__Problem__
From the records below, please return each line that holds the word "before".
====================
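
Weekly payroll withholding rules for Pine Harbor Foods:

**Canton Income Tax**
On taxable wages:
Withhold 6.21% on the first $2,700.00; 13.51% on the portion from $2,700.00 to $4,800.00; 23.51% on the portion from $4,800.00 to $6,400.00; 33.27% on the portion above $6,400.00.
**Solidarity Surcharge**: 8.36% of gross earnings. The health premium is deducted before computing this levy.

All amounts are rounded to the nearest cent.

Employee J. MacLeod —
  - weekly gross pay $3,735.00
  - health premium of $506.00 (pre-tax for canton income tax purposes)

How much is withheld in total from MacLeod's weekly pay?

Canton Income Tax: taxable = $3,735.00 − $506.00 = $3,229.00
  $167.67 + 13.51% × ($3,229.00 − $2,700.00) = $167.67 + 13.51% × $529.00 = $239.14
Solidarity Surcharge: 8.36% × $3,229.00 = $269.94
Total: $239.14 + $269.94 = $509.08

$509.08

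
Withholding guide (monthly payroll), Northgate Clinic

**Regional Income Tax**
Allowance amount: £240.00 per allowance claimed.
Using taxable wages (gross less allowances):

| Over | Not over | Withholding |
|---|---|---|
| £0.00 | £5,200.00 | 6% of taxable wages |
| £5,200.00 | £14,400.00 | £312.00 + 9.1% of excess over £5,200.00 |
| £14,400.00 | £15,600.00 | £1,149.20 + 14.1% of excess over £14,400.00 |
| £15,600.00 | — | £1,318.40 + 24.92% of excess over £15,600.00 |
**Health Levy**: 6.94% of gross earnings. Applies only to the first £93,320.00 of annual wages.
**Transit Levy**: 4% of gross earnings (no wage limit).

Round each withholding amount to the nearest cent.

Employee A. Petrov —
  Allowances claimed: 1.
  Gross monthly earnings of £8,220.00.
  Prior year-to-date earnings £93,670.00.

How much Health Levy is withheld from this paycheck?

£0.00

Health Levy: YTD £93,670.00 ≥ cap £93,320.00 → £0.00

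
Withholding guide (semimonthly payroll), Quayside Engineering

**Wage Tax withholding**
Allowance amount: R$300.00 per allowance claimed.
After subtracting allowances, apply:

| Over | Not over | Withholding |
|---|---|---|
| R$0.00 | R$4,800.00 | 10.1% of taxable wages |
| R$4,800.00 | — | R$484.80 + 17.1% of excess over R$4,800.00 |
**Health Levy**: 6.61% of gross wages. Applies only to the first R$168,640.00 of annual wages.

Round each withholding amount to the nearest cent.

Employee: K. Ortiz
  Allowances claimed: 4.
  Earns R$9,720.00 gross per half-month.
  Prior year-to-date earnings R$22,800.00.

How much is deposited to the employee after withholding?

R$7,956.59

Wage Tax: taxable = R$9,720.00 − 4×R$300.00 = R$8,520.00
  R$484.80 + 17.1% × (R$8,520.00 − R$4,800.00) = R$484.80 + 17.1% × R$3,720.00 = R$1,120.92
Health Levy: 6.61% × R$9,720.00 = R$642.49
Total withheld: R$1,120.92 + R$642.49 = R$1,763.41
Net pay: R$9,720.00 − R$1,763.41 = R$7,956.59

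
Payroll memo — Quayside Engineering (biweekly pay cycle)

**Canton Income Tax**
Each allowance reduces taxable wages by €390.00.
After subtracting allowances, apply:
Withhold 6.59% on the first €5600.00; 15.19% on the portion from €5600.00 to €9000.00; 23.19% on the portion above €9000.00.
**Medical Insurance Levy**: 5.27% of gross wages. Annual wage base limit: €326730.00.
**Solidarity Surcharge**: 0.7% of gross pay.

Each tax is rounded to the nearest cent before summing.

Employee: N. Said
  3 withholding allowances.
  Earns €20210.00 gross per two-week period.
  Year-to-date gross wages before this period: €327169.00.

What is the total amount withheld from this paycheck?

€3355.25

Canton Income Tax: taxable = €20210.00 − 3×€390.00 = €19040.00
  €885.50 + 23.19% × (€19040.00 − €9000.00) = €885.50 + 23.19% × €10040.00 = €3213.78
Medical Insurance Levy: YTD €327169.00 ≥ cap €326730.00 → €0.00
Solidarity Surcharge: 0.7% × €20210.00 = €141.47
Total: €3213.78 + €0.00 + €141.47 = €3355.25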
====================
__Reply__
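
**Solidarity Surcharge**: 8.36% of gross earnings. The health premium is deducted before computing this levy.
Each tax is rounded to the nearest cent before summing.
  Year-to-date gross wages before this period: €327169.00.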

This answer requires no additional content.